++++ Exercise data ++++

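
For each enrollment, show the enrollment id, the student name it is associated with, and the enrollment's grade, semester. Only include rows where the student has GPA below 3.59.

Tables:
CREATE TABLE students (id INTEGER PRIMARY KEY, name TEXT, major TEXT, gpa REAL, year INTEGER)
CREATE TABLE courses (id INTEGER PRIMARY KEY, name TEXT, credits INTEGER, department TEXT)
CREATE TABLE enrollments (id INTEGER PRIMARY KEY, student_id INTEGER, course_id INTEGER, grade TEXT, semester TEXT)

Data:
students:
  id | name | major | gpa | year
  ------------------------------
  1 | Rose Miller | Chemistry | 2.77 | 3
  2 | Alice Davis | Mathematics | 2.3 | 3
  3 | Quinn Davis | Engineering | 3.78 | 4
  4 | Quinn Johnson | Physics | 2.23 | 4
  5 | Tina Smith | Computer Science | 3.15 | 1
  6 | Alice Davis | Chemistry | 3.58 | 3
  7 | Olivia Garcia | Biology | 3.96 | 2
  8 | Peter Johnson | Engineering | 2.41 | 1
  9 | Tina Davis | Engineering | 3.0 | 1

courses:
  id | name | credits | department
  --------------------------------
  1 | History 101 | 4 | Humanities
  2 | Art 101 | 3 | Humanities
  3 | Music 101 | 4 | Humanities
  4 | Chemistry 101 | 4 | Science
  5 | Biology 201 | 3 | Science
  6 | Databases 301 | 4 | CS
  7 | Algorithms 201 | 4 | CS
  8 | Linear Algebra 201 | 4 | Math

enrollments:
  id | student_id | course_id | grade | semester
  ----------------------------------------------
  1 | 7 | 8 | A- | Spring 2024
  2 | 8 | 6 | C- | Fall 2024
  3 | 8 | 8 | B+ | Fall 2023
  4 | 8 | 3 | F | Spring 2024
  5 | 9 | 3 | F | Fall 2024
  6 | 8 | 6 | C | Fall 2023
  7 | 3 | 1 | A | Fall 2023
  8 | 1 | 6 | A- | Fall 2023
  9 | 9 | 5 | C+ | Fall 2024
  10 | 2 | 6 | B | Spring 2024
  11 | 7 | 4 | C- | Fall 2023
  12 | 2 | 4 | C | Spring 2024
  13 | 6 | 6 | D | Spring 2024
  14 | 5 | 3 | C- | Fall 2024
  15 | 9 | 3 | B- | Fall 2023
SELECT c.id, p.name AS student, c.grade, c.semester FROM enrollments c JOIN students p ON c.student_id = p.id WHERE p.gpa < 3.59

Execution result:
id | student | grade | semester
2 | Peter Johnson | C- | Fall 2024
3 | Peter Johnson | B+ | Fall 2023
4 | Peter Johnson | F | Spring 2024
5 | Tina Davis | F | Fall 2024
6 | Peter Johnson | C | Fall 2023
8 | Rose Miller | A- | Fall 2023
9 | Tina Davis | C+ | Fall 2024
10 | Alice Davis | B | Spring 2024
12 | Alice Davis | C | Spring 2024
13 | Alice Davis | D | Spring 2024
14 | Tina Smith | C- | Fall 2024
15 | Tina Davis | B- | Fall 2023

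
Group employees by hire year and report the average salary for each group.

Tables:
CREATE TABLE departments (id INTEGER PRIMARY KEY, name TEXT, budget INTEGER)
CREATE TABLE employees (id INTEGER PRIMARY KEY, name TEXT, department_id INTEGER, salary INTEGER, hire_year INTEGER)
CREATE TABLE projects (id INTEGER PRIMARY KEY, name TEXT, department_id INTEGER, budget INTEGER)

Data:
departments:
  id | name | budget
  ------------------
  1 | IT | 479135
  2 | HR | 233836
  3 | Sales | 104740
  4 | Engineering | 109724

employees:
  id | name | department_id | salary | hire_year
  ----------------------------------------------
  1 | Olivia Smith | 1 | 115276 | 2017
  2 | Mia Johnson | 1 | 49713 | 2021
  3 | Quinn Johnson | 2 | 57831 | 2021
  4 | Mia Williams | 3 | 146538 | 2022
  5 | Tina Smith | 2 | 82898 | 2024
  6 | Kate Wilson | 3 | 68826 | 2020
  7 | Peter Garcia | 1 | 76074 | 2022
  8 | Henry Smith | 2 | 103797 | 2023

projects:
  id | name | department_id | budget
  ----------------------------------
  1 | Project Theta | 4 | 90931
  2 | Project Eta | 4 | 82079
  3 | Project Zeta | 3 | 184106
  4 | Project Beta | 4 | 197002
SELECT hire_year, AVG(salary) AS avg_salary FROM employees GROUP BY hire_year

Execution result:
hire_year | avg_salary
2017 | 115276.00
2020 | 68826.00
2021 | 53772.00
2022 | 111306.00
2023 | 103797.00
2024 | 82898.00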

++++

Every line of the records that includes the word "courses" should be gathered.

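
CREATE TABLE courses (id INTEGER PRIMARY KEY, name TEXT, credits INTEGER, department TEXT)
courses: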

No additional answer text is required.